▶ [Exercise requirements]
Only the lines from the first line of the records through the line containing "A carousel starts with 5" belong in the answer. Copy them exactly.
────────────────────
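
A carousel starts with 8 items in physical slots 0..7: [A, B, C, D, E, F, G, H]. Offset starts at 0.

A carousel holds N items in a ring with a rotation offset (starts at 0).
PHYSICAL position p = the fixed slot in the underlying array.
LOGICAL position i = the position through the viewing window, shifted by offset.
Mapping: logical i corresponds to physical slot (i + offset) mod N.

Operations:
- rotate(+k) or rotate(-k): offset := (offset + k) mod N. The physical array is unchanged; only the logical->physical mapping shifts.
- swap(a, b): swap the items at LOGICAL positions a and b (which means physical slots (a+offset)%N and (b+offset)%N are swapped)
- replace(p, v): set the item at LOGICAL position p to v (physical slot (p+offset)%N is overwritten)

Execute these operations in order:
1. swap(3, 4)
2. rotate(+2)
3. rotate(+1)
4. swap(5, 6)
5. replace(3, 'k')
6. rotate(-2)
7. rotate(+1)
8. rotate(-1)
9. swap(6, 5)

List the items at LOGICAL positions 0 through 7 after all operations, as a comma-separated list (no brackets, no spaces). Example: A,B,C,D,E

Answer: A,C,E,D,F,H,k,B

Derivation:
After op 1 (swap(3, 4)): offset=0, physical=[A,B,C,E,D,F,G,H], logical=[A,B,C,E,D,F,G,H]
After op 2 (rotate(+2)): offset=2, physical=[A,B,C,E,D,F,G,H], logical=[C,E,D,F,G,H,A,B]
After op 3 (rotate(+1)): offset=3, physical=[A,B,C,E,D,F,G,H], logical=[E,D,F,G,H,A,B,C]
After op 4 (swap(5, 6)): offset=3, physical=[B,A,C,E,D,F,G,H], logical=[E,D,F,G,H,B,A,C]
After op 5 (replace(3, 'k')): offset=3, physical=[B,A,C,E,D,F,k,H], logical=[E,D,F,k,H,B,A,C]
After op 6 (rotate(-2)): offset=1, physical=[B,A,C,E,D,F,k,H], logical=[A,C,E,D,F,k,H,B]
After op 7 (rotate(+1)): offset=2, physical=[B,A,C,E,D,F,k,H], logical=[C,E,D,F,k,H,B,A]
After op 8 (rotate(-1)): offset=1, physical=[B,A,C,E,D,F,k,H], logical=[A,C,E,D,F,k,H,B]
After op 9 (swap(6, 5)): offset=1, physical=[B,A,C,E,D,F,H,k], logical=[A,C,E,D,F,H,k,B]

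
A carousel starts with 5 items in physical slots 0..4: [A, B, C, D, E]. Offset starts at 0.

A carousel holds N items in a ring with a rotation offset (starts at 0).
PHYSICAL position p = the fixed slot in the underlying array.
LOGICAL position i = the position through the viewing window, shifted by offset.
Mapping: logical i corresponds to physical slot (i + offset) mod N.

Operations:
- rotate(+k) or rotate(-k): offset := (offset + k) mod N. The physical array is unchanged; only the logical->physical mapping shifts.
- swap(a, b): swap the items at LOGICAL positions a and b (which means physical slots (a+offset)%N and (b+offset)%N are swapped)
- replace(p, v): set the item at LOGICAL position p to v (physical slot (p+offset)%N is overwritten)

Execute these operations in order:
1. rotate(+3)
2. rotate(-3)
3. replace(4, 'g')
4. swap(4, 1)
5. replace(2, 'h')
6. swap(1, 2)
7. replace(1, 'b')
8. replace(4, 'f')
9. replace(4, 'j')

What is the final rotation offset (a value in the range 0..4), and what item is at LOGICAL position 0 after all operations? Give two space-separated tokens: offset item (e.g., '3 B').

Answer: 0 A

Derivation:
After op 1 (rotate(+3)): offset=3, physical=[A,B,C,D,E], logical=[D,E,A,B,C]
After op 2 (rotate(-3)): offset=0, physical=[A,B,C,D,E], logical=[A,B,C,D,E]
After op 3 (replace(4, 'g')): offset=0, physical=[A,B,C,D,g], logical=[A,B,C,D,g]
After op 4 (swap(4, 1)): offset=0, physical=[A,g,C,D,B], logical=[A,g,C,D,B]
After op 5 (replace(2, 'h')): offset=0, physical=[A,g,h,D,B], logical=[A,g,h,D,B]
After op 6 (swap(1, 2)): offset=0, physical=[A,h,g,D,B], logical=[A,h,g,D,B]
After op 7 (replace(1, 'b')): offset=0, physical=[A,b,g,D,B], logical=[A,b,g,D,B]
After op 8 (replace(4, 'f')): offset=0, physical=[A,b,g,D,f], logical=[A,b,g,D,f]
After op 9 (replace(4, 'j')): offset=0, physical=[A,b,g,D,j], logical=[A,b,g,D,j]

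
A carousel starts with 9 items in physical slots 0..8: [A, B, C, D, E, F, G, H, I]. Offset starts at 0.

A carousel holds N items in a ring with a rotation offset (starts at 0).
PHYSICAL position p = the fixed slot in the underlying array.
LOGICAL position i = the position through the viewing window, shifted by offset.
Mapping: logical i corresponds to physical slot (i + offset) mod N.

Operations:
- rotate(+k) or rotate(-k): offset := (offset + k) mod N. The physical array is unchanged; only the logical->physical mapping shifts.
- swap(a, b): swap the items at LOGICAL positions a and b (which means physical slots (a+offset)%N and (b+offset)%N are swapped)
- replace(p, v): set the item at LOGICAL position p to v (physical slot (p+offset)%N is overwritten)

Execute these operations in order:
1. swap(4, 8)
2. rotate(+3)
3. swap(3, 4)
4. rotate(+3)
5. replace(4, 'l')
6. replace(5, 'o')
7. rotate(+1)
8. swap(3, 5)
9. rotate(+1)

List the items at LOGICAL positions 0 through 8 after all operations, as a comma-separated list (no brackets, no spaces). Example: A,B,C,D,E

Answer: E,A,D,o,l,I,F,H,G

Derivation:
After op 1 (swap(4, 8)): offset=0, physical=[A,B,C,D,I,F,G,H,E], logical=[A,B,C,D,I,F,G,H,E]
After op 2 (rotate(+3)): offset=3, physical=[A,B,C,D,I,F,G,H,E], logical=[D,I,F,G,H,E,A,B,C]
After op 3 (swap(3, 4)): offset=3, physical=[A,B,C,D,I,F,H,G,E], logical=[D,I,F,H,G,E,A,B,C]
After op 4 (rotate(+3)): offset=6, physical=[A,B,C,D,I,F,H,G,E], logical=[H,G,E,A,B,C,D,I,F]
After op 5 (replace(4, 'l')): offset=6, physical=[A,l,C,D,I,F,H,G,E], logical=[H,G,E,A,l,C,D,I,F]
After op 6 (replace(5, 'o')): offset=6, physical=[A,l,o,D,I,F,H,G,E], logical=[H,G,E,A,l,o,D,I,F]
After op 7 (rotate(+1)): offset=7, physical=[A,l,o,D,I,F,H,G,E], logical=[G,E,A,l,o,D,I,F,H]
After op 8 (swap(3, 5)): offset=7, physical=[A,D,o,l,I,F,H,G,E], logical=[G,E,A,D,o,l,I,F,H]
After op 9 (rotate(+1)): offset=8, physical=[A,D,o,l,I,F,H,G,E], logical=[E,A,D,o,l,I,F,H,G]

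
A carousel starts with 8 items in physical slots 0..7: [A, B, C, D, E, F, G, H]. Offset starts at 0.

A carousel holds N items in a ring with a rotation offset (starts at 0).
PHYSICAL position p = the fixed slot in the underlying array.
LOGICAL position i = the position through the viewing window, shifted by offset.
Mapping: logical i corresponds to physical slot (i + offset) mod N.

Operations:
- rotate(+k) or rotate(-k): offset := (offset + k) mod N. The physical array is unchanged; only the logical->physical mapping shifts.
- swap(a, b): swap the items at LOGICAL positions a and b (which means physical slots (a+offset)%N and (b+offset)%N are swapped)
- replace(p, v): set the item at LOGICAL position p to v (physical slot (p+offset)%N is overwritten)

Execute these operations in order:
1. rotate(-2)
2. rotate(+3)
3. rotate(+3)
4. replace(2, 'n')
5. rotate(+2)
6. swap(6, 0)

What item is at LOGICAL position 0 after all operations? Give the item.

Answer: E

Derivation:
After op 1 (rotate(-2)): offset=6, physical=[A,B,C,D,E,F,G,H], logical=[G,H,A,B,C,D,E,F]
After op 2 (rotate(+3)): offset=1, physical=[A,B,C,D,E,F,G,H], logical=[B,C,D,E,F,G,H,A]
After op 3 (rotate(+3)): offset=4, physical=[A,B,C,D,E,F,G,H], logical=[E,F,G,H,A,B,C,D]
After op 4 (replace(2, 'n')): offset=4, physical=[A,B,C,D,E,F,n,H], logical=[E,F,n,H,A,B,C,D]
After op 5 (rotate(+2)): offset=6, physical=[A,B,C,D,E,F,n,H], logical=[n,H,A,B,C,D,E,F]
After op 6 (swap(6, 0)): offset=6, physical=[A,B,C,D,n,F,E,H], logical=[E,H,A,B,C,D,n,F]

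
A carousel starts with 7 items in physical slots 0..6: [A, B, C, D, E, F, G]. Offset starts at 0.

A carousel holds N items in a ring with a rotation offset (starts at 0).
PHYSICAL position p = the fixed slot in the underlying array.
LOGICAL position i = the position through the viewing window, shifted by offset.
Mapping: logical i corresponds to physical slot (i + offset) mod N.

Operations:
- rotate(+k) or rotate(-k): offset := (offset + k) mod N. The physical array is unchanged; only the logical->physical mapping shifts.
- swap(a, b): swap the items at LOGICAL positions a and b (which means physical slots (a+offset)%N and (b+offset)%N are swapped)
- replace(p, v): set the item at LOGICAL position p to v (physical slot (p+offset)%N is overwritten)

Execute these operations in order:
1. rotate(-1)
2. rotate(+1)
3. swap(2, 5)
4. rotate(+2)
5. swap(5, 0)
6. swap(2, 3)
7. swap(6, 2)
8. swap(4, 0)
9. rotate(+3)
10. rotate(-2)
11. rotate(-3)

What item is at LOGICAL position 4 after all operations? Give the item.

After op 1 (rotate(-1)): offset=6, physical=[A,B,C,D,E,F,G], logical=[G,A,B,C,D,E,F]
After op 2 (rotate(+1)): offset=0, physical=[A,B,C,D,E,F,G], logical=[A,B,C,D,E,F,G]
After op 3 (swap(2, 5)): offset=0, physical=[A,B,F,D,E,C,G], logical=[A,B,F,D,E,C,G]
After op 4 (rotate(+2)): offset=2, physical=[A,B,F,D,E,C,G], logical=[F,D,E,C,G,A,B]
After op 5 (swap(5, 0)): offset=2, physical=[F,B,A,D,E,C,G], logical=[A,D,E,C,G,F,B]
After op 6 (swap(2, 3)): offset=2, physical=[F,B,A,D,C,E,G], logical=[A,D,C,E,G,F,B]
After op 7 (swap(6, 2)): offset=2, physical=[F,C,A,D,B,E,G], logical=[A,D,B,E,G,F,C]
After op 8 (swap(4, 0)): offset=2, physical=[F,C,G,D,B,E,A], logical=[G,D,B,E,A,F,C]
After op 9 (rotate(+3)): offset=5, physical=[F,C,G,D,B,E,A], logical=[E,A,F,C,G,D,B]
After op 10 (rotate(-2)): offset=3, physical=[F,C,G,D,B,E,A], logical=[D,B,E,A,F,C,G]
After op 11 (rotate(-3)): offset=0, physical=[F,C,G,D,B,E,A], logical=[F,C,G,D,B,E,A]

Answer: B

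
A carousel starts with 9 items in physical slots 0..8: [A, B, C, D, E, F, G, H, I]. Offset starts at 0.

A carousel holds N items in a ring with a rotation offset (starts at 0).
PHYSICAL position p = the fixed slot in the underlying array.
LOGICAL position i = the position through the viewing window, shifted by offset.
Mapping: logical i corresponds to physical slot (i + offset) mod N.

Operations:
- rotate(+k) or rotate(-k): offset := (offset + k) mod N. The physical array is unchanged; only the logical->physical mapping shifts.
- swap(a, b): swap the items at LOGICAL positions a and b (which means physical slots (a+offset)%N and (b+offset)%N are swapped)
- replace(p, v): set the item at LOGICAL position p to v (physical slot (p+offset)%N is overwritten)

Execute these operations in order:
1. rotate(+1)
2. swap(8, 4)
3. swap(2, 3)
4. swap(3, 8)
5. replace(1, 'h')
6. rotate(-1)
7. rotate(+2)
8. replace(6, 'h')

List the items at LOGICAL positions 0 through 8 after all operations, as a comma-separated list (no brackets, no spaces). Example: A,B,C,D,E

After op 1 (rotate(+1)): offset=1, physical=[A,B,C,D,E,F,G,H,I], logical=[B,C,D,E,F,G,H,I,A]
After op 2 (swap(8, 4)): offset=1, physical=[F,B,C,D,E,A,G,H,I], logical=[B,C,D,E,A,G,H,I,F]
After op 3 (swap(2, 3)): offset=1, physical=[F,B,C,E,D,A,G,H,I], logical=[B,C,E,D,A,G,H,I,F]
After op 4 (swap(3, 8)): offset=1, physical=[D,B,C,E,F,A,G,H,I], logical=[B,C,E,F,A,G,H,I,D]
After op 5 (replace(1, 'h')): offset=1, physical=[D,B,h,E,F,A,G,H,I], logical=[B,h,E,F,A,G,H,I,D]
After op 6 (rotate(-1)): offset=0, physical=[D,B,h,E,F,A,G,H,I], logical=[D,B,h,E,F,A,G,H,I]
After op 7 (rotate(+2)): offset=2, physical=[D,B,h,E,F,A,G,H,I], logical=[h,E,F,A,G,H,I,D,B]
After op 8 (replace(6, 'h')): offset=2, physical=[D,B,h,E,F,A,G,H,h], logical=[h,E,F,A,G,H,h,D,B]

Answer: h,E,F,A,G,H,h,D,B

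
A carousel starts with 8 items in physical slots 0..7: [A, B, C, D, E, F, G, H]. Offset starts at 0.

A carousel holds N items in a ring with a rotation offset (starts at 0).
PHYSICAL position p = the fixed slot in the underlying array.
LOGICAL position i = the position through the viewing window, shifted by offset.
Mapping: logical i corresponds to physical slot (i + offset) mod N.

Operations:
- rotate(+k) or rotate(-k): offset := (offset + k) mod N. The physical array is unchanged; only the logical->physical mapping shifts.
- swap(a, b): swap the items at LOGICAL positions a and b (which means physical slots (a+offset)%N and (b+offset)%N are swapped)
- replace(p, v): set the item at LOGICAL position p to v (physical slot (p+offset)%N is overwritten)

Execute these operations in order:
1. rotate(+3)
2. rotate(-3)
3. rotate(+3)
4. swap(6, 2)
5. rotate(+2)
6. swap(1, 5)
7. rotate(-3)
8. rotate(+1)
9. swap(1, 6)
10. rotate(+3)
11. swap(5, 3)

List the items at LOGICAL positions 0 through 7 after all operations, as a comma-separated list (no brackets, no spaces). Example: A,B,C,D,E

Answer: C,H,A,D,G,E,F,B

Derivation:
After op 1 (rotate(+3)): offset=3, physical=[A,B,C,D,E,F,G,H], logical=[D,E,F,G,H,A,B,C]
After op 2 (rotate(-3)): offset=0, physical=[A,B,C,D,E,F,G,H], logical=[A,B,C,D,E,F,G,H]
After op 3 (rotate(+3)): offset=3, physical=[A,B,C,D,E,F,G,H], logical=[D,E,F,G,H,A,B,C]
After op 4 (swap(6, 2)): offset=3, physical=[A,F,C,D,E,B,G,H], logical=[D,E,B,G,H,A,F,C]
After op 5 (rotate(+2)): offset=5, physical=[A,F,C,D,E,B,G,H], logical=[B,G,H,A,F,C,D,E]
After op 6 (swap(1, 5)): offset=5, physical=[A,F,G,D,E,B,C,H], logical=[B,C,H,A,F,G,D,E]
After op 7 (rotate(-3)): offset=2, physical=[A,F,G,D,E,B,C,H], logical=[G,D,E,B,C,H,A,F]
After op 8 (rotate(+1)): offset=3, physical=[A,F,G,D,E,B,C,H], logical=[D,E,B,C,H,A,F,G]
After op 9 (swap(1, 6)): offset=3, physical=[A,E,G,D,F,B,C,H], logical=[D,F,B,C,H,A,E,G]
After op 10 (rotate(+3)): offset=6, physical=[A,E,G,D,F,B,C,H], logical=[C,H,A,E,G,D,F,B]
After op 11 (swap(5, 3)): offset=6, physical=[A,D,G,E,F,B,C,H], logical=[C,H,A,D,G,E,F,B]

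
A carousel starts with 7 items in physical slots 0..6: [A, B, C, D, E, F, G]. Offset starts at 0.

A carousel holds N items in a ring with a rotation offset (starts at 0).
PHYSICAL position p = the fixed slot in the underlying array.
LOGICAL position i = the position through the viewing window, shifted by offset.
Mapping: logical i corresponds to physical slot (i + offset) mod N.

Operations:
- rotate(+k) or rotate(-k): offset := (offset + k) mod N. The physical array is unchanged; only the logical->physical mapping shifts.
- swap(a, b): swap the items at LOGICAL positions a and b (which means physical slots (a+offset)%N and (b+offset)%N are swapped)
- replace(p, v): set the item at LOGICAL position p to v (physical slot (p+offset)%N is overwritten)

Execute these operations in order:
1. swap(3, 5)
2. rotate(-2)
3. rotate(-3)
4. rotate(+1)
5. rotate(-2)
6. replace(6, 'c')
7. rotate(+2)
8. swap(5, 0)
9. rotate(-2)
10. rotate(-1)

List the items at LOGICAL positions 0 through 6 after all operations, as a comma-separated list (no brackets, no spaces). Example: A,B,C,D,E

After op 1 (swap(3, 5)): offset=0, physical=[A,B,C,F,E,D,G], logical=[A,B,C,F,E,D,G]
After op 2 (rotate(-2)): offset=5, physical=[A,B,C,F,E,D,G], logical=[D,G,A,B,C,F,E]
After op 3 (rotate(-3)): offset=2, physical=[A,B,C,F,E,D,G], logical=[C,F,E,D,G,A,B]
After op 4 (rotate(+1)): offset=3, physical=[A,B,C,F,E,D,G], logical=[F,E,D,G,A,B,C]
After op 5 (rotate(-2)): offset=1, physical=[A,B,C,F,E,D,G], logical=[B,C,F,E,D,G,A]
After op 6 (replace(6, 'c')): offset=1, physical=[c,B,C,F,E,D,G], logical=[B,C,F,E,D,G,c]
After op 7 (rotate(+2)): offset=3, physical=[c,B,C,F,E,D,G], logical=[F,E,D,G,c,B,C]
After op 8 (swap(5, 0)): offset=3, physical=[c,F,C,B,E,D,G], logical=[B,E,D,G,c,F,C]
After op 9 (rotate(-2)): offset=1, physical=[c,F,C,B,E,D,G], logical=[F,C,B,E,D,G,c]
After op 10 (rotate(-1)): offset=0, physical=[c,F,C,B,E,D,G], logical=[c,F,C,B,E,D,G]

Answer: c,F,C,B,E,D,G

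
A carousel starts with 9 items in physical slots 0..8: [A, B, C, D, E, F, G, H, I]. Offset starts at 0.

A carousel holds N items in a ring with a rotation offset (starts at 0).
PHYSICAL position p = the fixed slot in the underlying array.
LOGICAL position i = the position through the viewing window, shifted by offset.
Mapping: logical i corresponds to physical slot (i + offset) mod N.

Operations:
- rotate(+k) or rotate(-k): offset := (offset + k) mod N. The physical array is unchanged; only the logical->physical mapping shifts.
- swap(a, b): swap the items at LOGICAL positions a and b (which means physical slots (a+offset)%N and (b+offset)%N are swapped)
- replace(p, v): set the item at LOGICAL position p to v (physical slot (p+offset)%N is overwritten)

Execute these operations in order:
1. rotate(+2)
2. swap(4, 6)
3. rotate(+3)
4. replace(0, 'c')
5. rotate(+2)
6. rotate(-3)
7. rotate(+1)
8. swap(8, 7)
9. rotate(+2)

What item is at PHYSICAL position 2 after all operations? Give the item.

After op 1 (rotate(+2)): offset=2, physical=[A,B,C,D,E,F,G,H,I], logical=[C,D,E,F,G,H,I,A,B]
After op 2 (swap(4, 6)): offset=2, physical=[A,B,C,D,E,F,I,H,G], logical=[C,D,E,F,I,H,G,A,B]
After op 3 (rotate(+3)): offset=5, physical=[A,B,C,D,E,F,I,H,G], logical=[F,I,H,G,A,B,C,D,E]
After op 4 (replace(0, 'c')): offset=5, physical=[A,B,C,D,E,c,I,H,G], logical=[c,I,H,G,A,B,C,D,E]
After op 5 (rotate(+2)): offset=7, physical=[A,B,C,D,E,c,I,H,G], logical=[H,G,A,B,C,D,E,c,I]
After op 6 (rotate(-3)): offset=4, physical=[A,B,C,D,E,c,I,H,G], logical=[E,c,I,H,G,A,B,C,D]
After op 7 (rotate(+1)): offset=5, physical=[A,B,C,D,E,c,I,H,G], logical=[c,I,H,G,A,B,C,D,E]
After op 8 (swap(8, 7)): offset=5, physical=[A,B,C,E,D,c,I,H,G], logical=[c,I,H,G,A,B,C,E,D]
After op 9 (rotate(+2)): offset=7, physical=[A,B,C,E,D,c,I,H,G], logical=[H,G,A,B,C,E,D,c,I]

Answer: C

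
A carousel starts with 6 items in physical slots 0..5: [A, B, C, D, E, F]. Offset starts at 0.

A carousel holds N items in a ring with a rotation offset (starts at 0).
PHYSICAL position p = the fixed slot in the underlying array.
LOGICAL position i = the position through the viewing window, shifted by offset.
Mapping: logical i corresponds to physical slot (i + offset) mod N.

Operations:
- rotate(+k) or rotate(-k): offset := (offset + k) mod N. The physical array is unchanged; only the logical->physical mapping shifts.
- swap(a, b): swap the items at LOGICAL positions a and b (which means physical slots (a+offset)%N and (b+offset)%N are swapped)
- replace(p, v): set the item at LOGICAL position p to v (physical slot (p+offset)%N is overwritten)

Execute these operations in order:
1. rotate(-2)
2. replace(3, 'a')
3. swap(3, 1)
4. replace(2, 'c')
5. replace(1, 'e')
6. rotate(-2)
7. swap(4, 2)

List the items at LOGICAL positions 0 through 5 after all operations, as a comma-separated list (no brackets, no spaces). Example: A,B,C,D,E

Answer: C,D,c,e,E,F

Derivation:
After op 1 (rotate(-2)): offset=4, physical=[A,B,C,D,E,F], logical=[E,F,A,B,C,D]
After op 2 (replace(3, 'a')): offset=4, physical=[A,a,C,D,E,F], logical=[E,F,A,a,C,D]
After op 3 (swap(3, 1)): offset=4, physical=[A,F,C,D,E,a], logical=[E,a,A,F,C,D]
After op 4 (replace(2, 'c')): offset=4, physical=[c,F,C,D,E,a], logical=[E,a,c,F,C,D]
After op 5 (replace(1, 'e')): offset=4, physical=[c,F,C,D,E,e], logical=[E,e,c,F,C,D]
After op 6 (rotate(-2)): offset=2, physical=[c,F,C,D,E,e], logical=[C,D,E,e,c,F]
After op 7 (swap(4, 2)): offset=2, physical=[E,F,C,D,c,e], logical=[C,D,c,e,E,F]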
────────────────────
▶ [Written response]
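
A carousel starts with 8 items in physical slots 0..7: [A, B, C, D, E, F, G, H]. Offset starts at 0.

A carousel holds N items in a ring with a rotation offset (starts at 0).
PHYSICAL position p = the fixed slot in the underlying array.
LOGICAL position i = the position through the viewing window, shifted by offset.
Mapping: logical i corresponds to physical slot (i + offset) mod N.

Operations:
- rotate(+k) or rotate(-k): offset := (offset + k) mod N. The physical array is unchanged; only the logical->physical mapping shifts.
- swap(a, b): swap the items at LOGICAL positions a and b (which means physical slots (a+offset)%N and (b+offset)%N are swapped)
- replace(p, v): set the item at LOGICAL position p to v (physical slot (p+offset)%N is overwritten)

Execute these operations in order:
1. swap(3, 4)
2. rotate(+2)
3. rotate(+1)
4. swap(5, 6)
5. replace(3, 'k')
6. rotate(-2)
7. rotate(+1)
8. rotate(-1)
9. swap(6, 5)

List the items at LOGICAL positions 0 through 7 after all operations, as a comma-separated list (no brackets, no spaces). Example: A,B,C,D,E

Answer: A,C,E,D,F,H,k,B

Derivation:
After op 1 (swap(3, 4)): offset=0, physical=[A,B,C,E,D,F,G,H], logical=[A,B,C,E,D,F,G,H]
After op 2 (rotate(+2)): offset=2, physical=[A,B,C,E,D,F,G,H], logical=[C,E,D,F,G,H,A,B]
After op 3 (rotate(+1)): offset=3, physical=[A,B,C,E,D,F,G,H], logical=[E,D,F,G,H,A,B,C]
After op 4 (swap(5, 6)): offset=3, physical=[B,A,C,E,D,F,G,H], logical=[E,D,F,G,H,B,A,C]
After op 5 (replace(3, 'k')): offset=3, physical=[B,A,C,E,D,F,k,H], logical=[E,D,F,k,H,B,A,C]
After op 6 (rotate(-2)): offset=1, physical=[B,A,C,E,D,F,k,H], logical=[A,C,E,D,F,k,H,B]
After op 7 (rotate(+1)): offset=2, physical=[B,A,C,E,D,F,k,H], logical=[C,E,D,F,k,H,B,A]
After op 8 (rotate(-1)): offset=1, physical=[B,A,C,E,D,F,k,H], logical=[A,C,E,D,F,k,H,B]
After op 9 (swap(6, 5)): offset=1, physical=[B,A,C,E,D,F,H,k], logical=[A,C,E,D,F,H,k,B]

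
A carousel starts with 5 items in physical slots 0..4: [A, B, C, D, E]. Offset starts at 0.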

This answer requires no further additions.